Collected data:
---

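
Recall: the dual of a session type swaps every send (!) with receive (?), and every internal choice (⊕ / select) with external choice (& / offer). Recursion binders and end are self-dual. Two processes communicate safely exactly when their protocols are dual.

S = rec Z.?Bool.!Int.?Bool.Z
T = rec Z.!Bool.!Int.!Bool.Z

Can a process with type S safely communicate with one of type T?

rec Z | rec Z  ✓ (μ self-dual)
  ?Bool | !Bool  ✓
    !Int | !Int  ✗ same direction on both sides — not dual

NO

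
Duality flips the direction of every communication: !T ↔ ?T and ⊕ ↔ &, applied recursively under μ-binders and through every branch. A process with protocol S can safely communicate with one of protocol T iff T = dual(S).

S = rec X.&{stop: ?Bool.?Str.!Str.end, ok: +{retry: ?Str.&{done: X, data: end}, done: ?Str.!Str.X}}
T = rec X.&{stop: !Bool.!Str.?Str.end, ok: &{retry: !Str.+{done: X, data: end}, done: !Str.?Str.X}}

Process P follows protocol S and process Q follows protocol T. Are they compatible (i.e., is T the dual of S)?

NO

rec X vs rec X  ok (binder kept)
  &{stop,ok} vs &{stop,ok}  ✗ choice polarity not flipped — not dual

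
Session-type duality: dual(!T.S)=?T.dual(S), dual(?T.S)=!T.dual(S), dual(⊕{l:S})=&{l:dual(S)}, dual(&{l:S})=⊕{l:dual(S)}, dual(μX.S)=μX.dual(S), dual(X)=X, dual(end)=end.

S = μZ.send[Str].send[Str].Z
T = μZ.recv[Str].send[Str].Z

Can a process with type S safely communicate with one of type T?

μZ vs μZ  ✓ (μ self-dual)
  send[Str] vs recv[Str]  ✓
    send[Str] vs send[Str]  ✗ same direction on both sides — not dual

NO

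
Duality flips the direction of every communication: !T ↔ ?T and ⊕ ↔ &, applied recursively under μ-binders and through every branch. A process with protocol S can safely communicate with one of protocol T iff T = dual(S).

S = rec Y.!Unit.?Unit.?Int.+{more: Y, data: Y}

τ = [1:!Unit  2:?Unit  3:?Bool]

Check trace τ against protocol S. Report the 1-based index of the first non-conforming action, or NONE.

3

[1] !Unit  ok  state: ?Unit.?Int.+{more: rec Y.…, data: rec Y.…}
[2] ?Unit  ok  state: ?Int.+{more: rec Y.…, data: rec Y.…}
[3] got ?Bool, protocol expects ?Int  ✗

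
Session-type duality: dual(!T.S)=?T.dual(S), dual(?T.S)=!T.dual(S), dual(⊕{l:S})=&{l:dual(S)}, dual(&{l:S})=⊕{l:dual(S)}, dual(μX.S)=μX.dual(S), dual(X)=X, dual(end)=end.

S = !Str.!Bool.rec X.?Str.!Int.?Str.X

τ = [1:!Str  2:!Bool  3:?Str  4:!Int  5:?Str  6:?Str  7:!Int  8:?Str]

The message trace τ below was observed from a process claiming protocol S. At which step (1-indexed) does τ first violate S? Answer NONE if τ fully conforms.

NONE

step 1: !Str  ✓  residual = !Bool.rec X.…
step 2: !Bool  ✓  residual = rec X.…
step 3: ?Str  ✓  residual = !Int.?Str.rec X.…
step 4: !Int  ✓  residual = ?Str.rec X.…
step 5: ?Str  ✓  residual = rec X.…
step 6: ?Str  ✓  residual = !Int.?Str.rec X.…
step 7: !Int  ✓  residual = ?Str.rec X.…
step 8: ?Str  ✓  residual = rec X.…
τ conforms to S (length 8)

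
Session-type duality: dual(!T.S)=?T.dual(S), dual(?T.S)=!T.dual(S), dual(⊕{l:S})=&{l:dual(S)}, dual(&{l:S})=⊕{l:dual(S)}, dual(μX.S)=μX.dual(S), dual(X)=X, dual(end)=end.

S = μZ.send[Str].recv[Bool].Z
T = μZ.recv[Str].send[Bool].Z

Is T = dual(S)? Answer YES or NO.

μZ vs μZ  ok (μ self-dual)
  send[Str] vs recv[Str]  ok
    recv[Bool] vs send[Bool]  ok
      Z vs Z  ok

YES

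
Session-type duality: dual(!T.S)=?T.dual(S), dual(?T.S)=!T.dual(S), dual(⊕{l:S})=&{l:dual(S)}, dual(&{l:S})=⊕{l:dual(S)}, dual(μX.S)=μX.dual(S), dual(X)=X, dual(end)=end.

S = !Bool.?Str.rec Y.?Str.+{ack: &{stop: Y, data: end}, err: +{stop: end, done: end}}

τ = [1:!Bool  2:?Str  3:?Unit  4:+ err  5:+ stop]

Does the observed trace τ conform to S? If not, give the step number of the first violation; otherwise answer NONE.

@1 !Bool  ✓  cont: ?Str.rec Y.…
@2 ?Str  ✓  cont: rec Y.…
@3 got ?Unit, protocol expects ?Str  ✗

3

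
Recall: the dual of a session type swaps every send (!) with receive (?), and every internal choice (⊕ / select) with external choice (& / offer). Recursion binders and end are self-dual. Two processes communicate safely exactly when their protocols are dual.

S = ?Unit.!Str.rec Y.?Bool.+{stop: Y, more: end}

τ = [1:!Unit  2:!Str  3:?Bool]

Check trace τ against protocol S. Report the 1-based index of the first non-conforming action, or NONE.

1

[1] got !Unit, protocol expects ?Unit  ✗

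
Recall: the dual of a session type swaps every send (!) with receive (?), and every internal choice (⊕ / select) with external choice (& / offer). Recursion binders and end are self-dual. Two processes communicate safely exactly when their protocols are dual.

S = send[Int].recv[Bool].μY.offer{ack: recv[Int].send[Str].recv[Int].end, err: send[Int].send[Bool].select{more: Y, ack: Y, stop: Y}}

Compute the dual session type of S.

recv[Int].send[Bool].μY.select{ack: send[Int].recv[Str].send[Int].end, err: recv[Int].recv[Bool].offer{more: Y, ack: Y, stop: Y}}

send[Int] = recv[Int]
  recv[Bool] = send[Bool]
    μY = μY  (rec unchanged)
      offer{ack,err} = select{ack,err}  (external→internal)
        case ack:
          recv[Int] = send[Int]
            send[Str] = recv[Str]
              recv[Int] = send[Int]
                end ↦ end
        case err:
          send[Int] = recv[Int]
            send[Bool] = recv[Bool]
              select{more,ack,stop} = offer{more,ack,stop}  (⊕→&)
                case more:
                  Y ↦ Y
                case ack:
                  Y ↦ Y
                case stop:
                  Y ↦ Y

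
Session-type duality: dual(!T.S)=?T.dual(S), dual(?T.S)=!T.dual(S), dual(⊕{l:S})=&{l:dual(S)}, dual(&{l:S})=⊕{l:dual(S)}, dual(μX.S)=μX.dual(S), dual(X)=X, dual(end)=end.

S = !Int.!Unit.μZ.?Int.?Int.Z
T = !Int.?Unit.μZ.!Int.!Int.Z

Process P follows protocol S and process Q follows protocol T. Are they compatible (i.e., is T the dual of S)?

NO

!Int | !Int  ✗ same direction on both sides — not dual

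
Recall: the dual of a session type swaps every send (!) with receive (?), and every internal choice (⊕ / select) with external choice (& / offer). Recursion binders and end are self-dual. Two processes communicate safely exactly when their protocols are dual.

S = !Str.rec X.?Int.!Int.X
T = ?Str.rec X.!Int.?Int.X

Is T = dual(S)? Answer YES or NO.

YES

!Str ‖ ?Str  match
  rec X ‖ rec X  match (rec unchanged)
    ?Int ‖ !Int  match
      !Int ‖ ?Int  match
        X ‖ X  match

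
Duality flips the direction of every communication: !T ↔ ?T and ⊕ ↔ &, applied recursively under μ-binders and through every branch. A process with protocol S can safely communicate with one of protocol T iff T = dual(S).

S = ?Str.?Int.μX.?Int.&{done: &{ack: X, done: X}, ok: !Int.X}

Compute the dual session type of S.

?Str = !Str
  ?Int = !Int
    μX = μX  (binder kept)
      ?Int = !Int
        &{done,ok} = ⊕{done,ok}  (offer→select)
          case done:
            &{ack,done} = ⊕{ack,done}  (offer→select)
              case ack:
                X ↦ X
              case done:
                X ↦ X
          case ok:
            !Int = ?Int
              X ↦ X

!Str.!Int.μX.!Int.⊕{done: ⊕{ack: X, done: X}, ok: ?Int.X}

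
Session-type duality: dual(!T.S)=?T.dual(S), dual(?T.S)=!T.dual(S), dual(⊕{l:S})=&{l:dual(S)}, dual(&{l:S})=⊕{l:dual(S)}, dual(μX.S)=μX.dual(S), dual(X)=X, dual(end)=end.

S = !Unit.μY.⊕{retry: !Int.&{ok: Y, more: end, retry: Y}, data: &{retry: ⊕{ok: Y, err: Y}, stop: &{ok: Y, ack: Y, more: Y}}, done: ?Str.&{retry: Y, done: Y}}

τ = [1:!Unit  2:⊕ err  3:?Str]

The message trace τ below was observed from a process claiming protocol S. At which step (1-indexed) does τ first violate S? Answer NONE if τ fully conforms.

step 1: !Unit  ✓  now at μY.…
step 2: got ⊕ err, protocol expects ⊕ retry or ⊕ data or ⊕ done  ✗

2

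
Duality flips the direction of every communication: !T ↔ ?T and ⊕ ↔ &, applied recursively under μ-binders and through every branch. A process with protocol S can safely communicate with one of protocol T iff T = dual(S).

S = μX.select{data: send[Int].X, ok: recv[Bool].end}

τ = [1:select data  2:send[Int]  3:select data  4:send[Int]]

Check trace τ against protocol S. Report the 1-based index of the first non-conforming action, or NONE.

@1 select data  ok  residual = send[Int].μX.…
@2 send[Int]  ok  residual = μX.…
@3 select data  ok  residual = send[Int].μX.…
@4 send[Int]  ok  residual = μX.…
trace exhausted — no violation

NONE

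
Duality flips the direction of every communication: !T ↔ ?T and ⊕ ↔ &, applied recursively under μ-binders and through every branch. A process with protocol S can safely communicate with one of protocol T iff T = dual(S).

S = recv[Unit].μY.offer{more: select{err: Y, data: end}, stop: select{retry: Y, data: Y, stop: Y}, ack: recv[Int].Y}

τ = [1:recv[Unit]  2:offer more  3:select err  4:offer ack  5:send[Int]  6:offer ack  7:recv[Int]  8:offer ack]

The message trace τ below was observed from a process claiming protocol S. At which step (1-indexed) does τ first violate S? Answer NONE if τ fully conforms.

@1 recv[Unit]  ok  cont: μY.…
@2 offer more  ok  cont: select{err: μY.…, data: end}
@3 select err  ok  cont: μY.…
@4 offer ack  ok  cont: recv[Int].μY.…
@5 got send[Int], protocol expects recv[Int]  ✗

5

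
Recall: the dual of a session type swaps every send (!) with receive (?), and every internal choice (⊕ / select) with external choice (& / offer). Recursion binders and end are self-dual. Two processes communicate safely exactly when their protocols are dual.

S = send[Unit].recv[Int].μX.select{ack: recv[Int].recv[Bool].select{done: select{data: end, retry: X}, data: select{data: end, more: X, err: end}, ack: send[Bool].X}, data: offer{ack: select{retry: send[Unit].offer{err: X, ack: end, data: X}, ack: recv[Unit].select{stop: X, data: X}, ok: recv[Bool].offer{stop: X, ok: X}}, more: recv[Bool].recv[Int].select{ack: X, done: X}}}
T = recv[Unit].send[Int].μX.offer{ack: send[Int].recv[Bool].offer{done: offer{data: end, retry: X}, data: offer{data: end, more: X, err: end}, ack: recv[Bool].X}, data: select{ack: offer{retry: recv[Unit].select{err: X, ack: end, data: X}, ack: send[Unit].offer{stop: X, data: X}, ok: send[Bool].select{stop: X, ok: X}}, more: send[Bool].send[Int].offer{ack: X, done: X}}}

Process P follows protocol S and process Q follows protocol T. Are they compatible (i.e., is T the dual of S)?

send[Unit] vs recv[Unit]  match
  recv[Int] vs send[Int]  match
    μX vs μX  match (μ self-dual)
      select{ack,data} vs offer{ack,data}  match label sets agree
        [ack]
          recv[Int] vs send[Int]  match
            recv[Bool] vs recv[Bool]  ✗ same direction on both sides — not dual

NO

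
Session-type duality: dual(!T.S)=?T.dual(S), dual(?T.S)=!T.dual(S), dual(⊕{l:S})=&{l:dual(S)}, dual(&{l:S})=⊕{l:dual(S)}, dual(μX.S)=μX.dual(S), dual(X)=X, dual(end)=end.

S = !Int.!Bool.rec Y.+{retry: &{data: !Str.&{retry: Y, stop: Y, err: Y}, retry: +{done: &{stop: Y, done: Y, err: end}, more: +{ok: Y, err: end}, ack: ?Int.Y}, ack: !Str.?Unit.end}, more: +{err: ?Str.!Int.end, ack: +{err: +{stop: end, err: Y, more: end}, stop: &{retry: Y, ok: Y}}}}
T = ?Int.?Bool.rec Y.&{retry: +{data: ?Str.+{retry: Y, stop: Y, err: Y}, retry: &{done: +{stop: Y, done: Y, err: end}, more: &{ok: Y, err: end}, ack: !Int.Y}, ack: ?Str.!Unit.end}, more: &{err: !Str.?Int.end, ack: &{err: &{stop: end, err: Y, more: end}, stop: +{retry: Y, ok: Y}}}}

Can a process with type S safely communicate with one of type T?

YES

!Int ‖ ?Int  ok
  !Bool ‖ ?Bool  ok
    rec Y ‖ rec Y  ok (binder kept)
      +{retry,more} ‖ &{retry,more}  ok same labels
        [retry]
          &{data,retry,ack} ‖ +{data,retry,ack}  ok same labels
            [data]
              !Str ‖ ?Str  ok
                &{retry,stop,err} ‖ +{retry,stop,err}  ok same labels
                  [retry]
                    Y ‖ Y  ok
                  [stop]
                    Y ‖ Y  ok
                  [err]
                    Y ‖ Y  ok
            [retry]
              +{done,more,ack} ‖ &{done,more,ack}  ok same labels
                [done]
                  &{stop,done,err} ‖ +{stop,done,err}  ok same labels
                    [stop]
                      Y ‖ Y  ok
                    [done]
                      Y ‖ Y  ok
                    [err]
                      end ‖ end  ok
                [more]
                  +{ok,err} ‖ &{ok,err}  ok same labels
                    [ok]
                      Y ‖ Y  ok
                    [err]
                      end ‖ end  ok
                [ack]
                  ?Int ‖ !Int  ok
                    Y ‖ Y  ok
            [ack]
              !Str ‖ ?Str  ok
                ?Unit ‖ !Unit  ok
                  end ‖ end  ok
        [more]
          +{err,ack} ‖ &{err,ack}  ok same labels
            [err]
              ?Str ‖ !Str  ok
                !Int ‖ ?Int  ok
                  end ‖ end  ok
            [ack]
              +{err,stop} ‖ &{err,stop}  ok same labels
                [err]
                  +{stop,err,more} ‖ &{stop,err,more}  ok same labels
                    [stop]
                      end ‖ end  ok
                    [err]
                      Y ‖ Y  ok
                    [more]
                      end ‖ end  ok
                [stop]
                  &{retry,ok} ‖ +{retry,ok}  ok same labels
                    [retry]
                      Y ‖ Y  ok
                    [ok]
                      Y ‖ Y  ok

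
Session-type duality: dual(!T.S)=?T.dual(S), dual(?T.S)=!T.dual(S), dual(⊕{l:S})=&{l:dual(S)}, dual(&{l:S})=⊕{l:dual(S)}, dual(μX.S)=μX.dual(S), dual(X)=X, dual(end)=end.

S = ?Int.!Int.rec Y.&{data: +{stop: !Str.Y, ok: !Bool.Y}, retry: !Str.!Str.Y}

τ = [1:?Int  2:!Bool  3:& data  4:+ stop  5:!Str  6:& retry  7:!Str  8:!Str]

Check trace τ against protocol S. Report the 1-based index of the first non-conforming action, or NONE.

[1] ?Int  ok  cont: !Int.rec Y.…
[2] got !Bool, protocol expects !Int  ✗

2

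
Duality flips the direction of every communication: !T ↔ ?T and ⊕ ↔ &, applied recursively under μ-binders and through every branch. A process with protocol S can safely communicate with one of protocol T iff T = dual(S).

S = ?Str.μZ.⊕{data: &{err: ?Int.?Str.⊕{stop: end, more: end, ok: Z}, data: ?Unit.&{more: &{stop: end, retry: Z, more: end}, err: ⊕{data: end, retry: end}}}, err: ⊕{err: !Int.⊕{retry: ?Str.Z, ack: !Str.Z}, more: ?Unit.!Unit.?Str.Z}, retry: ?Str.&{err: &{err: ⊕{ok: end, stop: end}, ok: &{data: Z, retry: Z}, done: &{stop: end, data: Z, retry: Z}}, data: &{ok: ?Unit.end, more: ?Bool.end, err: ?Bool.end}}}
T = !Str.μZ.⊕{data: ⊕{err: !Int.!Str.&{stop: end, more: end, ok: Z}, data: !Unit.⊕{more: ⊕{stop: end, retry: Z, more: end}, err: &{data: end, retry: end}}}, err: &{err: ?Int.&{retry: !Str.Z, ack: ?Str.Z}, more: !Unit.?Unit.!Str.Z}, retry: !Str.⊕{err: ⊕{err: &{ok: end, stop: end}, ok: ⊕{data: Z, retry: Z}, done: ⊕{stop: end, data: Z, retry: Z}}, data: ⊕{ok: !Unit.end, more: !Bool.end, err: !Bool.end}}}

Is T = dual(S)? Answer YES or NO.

NO

?Str vs !Str  ok
  μZ vs μZ  ok (rec unchanged)
    ⊕{data,err,retry} vs ⊕{data,err,retry}  ✗ choice polarity not flipped — not dual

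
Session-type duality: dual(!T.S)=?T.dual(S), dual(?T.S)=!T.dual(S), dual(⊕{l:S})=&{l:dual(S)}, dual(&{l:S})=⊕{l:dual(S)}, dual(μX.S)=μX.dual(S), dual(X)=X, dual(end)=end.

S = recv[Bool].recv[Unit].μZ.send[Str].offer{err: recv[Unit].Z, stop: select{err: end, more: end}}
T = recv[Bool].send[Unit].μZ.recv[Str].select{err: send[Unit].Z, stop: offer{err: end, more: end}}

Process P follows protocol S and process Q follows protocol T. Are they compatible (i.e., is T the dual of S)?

recv[Bool] vs recv[Bool]  ✗ same direction on both sides — not dual

NO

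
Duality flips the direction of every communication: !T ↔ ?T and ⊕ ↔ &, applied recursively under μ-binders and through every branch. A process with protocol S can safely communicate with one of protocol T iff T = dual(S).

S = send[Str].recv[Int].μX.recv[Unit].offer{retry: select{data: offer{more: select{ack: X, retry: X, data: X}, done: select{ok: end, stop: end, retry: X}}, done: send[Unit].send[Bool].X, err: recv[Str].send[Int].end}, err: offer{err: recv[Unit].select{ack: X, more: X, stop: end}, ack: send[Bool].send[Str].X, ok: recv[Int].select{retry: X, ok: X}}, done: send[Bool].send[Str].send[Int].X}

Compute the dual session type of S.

send[Str] = recv[Str]
  recv[Int] = send[Int]
    μX = μX  (binder kept)
      recv[Unit] = send[Unit]
        offer{retry,err,done} = select{retry,err,done}  (external→internal)
          • retry:
            select{data,done,err} = offer{data,done,err}  (internal→external)
              • data:
                offer{more,done} = select{more,done}  (external→internal)
                  • more:
                    select{ack,retry,data} = offer{ack,retry,data}  (internal→external)
                      • ack:
                        X ↦ X
                      • retry:
                        X ↦ X
                      • data:
                        X ↦ X
                  • done:
                    select{ok,stop,retry} = offer{ok,stop,retry}  (internal→external)
                      • ok:
                        end ↦ end
                      • stop:
                        end ↦ end
                      • retry:
                        X ↦ X
              • done:
                send[Unit] = recv[Unit]
                  send[Bool] = recv[Bool]
                    X ↦ X
              • err:
                recv[Str] = send[Str]
                  send[Int] = recv[Int]
                    end ↦ end
          • err:
            offer{err,ack,ok} = select{err,ack,ok}  (external→internal)
              • err:
                recv[Unit] = send[Unit]
                  select{ack,more,stop} = offer{ack,more,stop}  (internal→external)
                    • ack:
                      X ↦ X
                    • more:
                      X ↦ X
                    • stop:
                      end ↦ end
              • ack:
                send[Bool] = recv[Bool]
                  send[Str] = recv[Str]
                    X ↦ X
              • ok:
                recv[Int] = send[Int]
                  select{retry,ok} = offer{retry,ok}  (internal→external)
                    • retry:
                      X ↦ X
                    • ok:
                      X ↦ X
          • done:
            send[Bool] = recv[Bool]
              send[Str] = recv[Str]
                send[Int] = recv[Int]
                  X ↦ X

recv[Str].send[Int].μX.send[Unit].select{retry: offer{data: select{more: offer{ack: X, retry: X, data: X}, done: offer{ok: end, stop: end, retry: X}}, done: recv[Unit].recv[Bool].X, err: send[Str].recv[Int].end}, err: select{err: send[Unit].offer{ack: X, more: X, stop: end}, ack: recv[Bool].recv[Str].X, ok: send[Int].offer{retry: X, ok: X}}, done: recv[Bool].recv[Str].recv[Int].X}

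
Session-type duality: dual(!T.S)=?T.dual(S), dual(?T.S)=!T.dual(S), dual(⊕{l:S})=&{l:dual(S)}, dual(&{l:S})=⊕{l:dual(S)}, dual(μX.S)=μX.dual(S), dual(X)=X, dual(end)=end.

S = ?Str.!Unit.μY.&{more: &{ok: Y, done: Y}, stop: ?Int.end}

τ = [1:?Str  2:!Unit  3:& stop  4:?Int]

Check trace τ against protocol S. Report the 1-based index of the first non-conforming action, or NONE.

NONE

[1] ?Str  match  cont: !Unit.μY.…
[2] !Unit  match  cont: μY.…
[3] & stop  match  cont: ?Int.end
[4] ?Int  match  cont: end
trace exhausted — no violation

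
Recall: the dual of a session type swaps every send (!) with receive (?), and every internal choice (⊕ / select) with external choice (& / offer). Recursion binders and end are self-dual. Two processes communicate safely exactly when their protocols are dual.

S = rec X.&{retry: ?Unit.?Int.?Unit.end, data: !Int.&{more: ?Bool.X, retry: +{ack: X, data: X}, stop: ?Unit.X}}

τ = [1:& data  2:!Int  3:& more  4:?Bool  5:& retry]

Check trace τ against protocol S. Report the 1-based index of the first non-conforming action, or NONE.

step 1: & data  ✓  residual = !Int.&{more: ?Bool.rec X.…, retry: +{ack: rec X.…, data: rec X.…}, stop: ?Unit.rec X.…}
step 2: !Int  ✓  residual = &{more: ?Bool.rec X.…, retry: +{ack: rec X.…, data: rec X.…}, stop: ?Unit.rec X.…}
step 3: & more  ✓  residual = ?Bool.rec X.…
step 4: ?Bool  ✓  residual = rec X.…
step 5: & retry  ✓  residual = ?Unit.?Int.?Unit.end
all 5 steps conform

NONE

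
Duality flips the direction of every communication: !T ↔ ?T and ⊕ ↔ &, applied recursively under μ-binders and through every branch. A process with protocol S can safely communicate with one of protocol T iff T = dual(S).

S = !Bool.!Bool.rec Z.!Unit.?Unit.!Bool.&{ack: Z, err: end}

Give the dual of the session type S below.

!Bool = ?Bool
  !Bool = ?Bool
    rec Z = rec Z  (μ self-dual)
      !Unit = ?Unit
        ?Unit = !Unit
          !Bool = ?Bool
            &{ack,err} = +{ack,err}  (external→internal)
              [ack]
                Z self-dual
              [err]
                end self-dual

?Bool.?Bool.rec Z.?Unit.!Unit.?Bool.+{ack: Z, err: end}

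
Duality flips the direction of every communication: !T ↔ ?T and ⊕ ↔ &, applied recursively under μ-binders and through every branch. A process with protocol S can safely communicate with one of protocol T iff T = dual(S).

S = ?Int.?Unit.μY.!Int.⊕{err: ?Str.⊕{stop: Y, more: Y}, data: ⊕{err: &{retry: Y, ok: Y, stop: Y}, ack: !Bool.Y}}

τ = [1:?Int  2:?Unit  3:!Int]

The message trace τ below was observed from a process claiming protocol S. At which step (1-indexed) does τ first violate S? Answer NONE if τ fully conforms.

NONE

[1] ?Int  match  residual = ?Unit.μY.…
[2] ?Unit  match  residual = μY.…
[3] !Int  match  residual = ⊕{err: ?Str.⊕{stop: μY.…, more: μY.…}, data: ⊕{err: &{retry: μY.…, ok: μY.…, stop: μY.…}, ack: !Bool.μY.…}}
trace exhausted — no violation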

---

From the line holding "S = !Int.!Bool.rec" to the line holding "T = ?Int.?Bool.rec", inclusive, restate each line above exactly as written.

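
S = !Int.!Bool.rec Y.+{retry: &{data: !Str.&{retry: Y, stop: Y, err: Y}, retry: +{done: &{stop: Y, done: Y, err: end}, more: +{ok: Y, err: end}, ack: ?Int.Y}, ack: !Str.?Unit.end}, more: +{err: ?Str.!Int.end, ack: +{err: +{stop: end, err: Y, more: end}, stop: &{retry: Y, ok: Y}}}}
T = ?Int.?Bool.rec Y.&{retry: +{data: ?Str.+{retry: Y, stop: Y, err: Y}, retry: &{done: +{stop: Y, done: Y, err: end}, more: &{ok: Y, err: end}, ack: !Int.Y}, ack: ?Str.!Unit.end}, more: &{err: !Str.?Int.end, ack: &{err: &{stop: end, err: Y, more: end}, stop: +{retry: Y, ok: Y}}}}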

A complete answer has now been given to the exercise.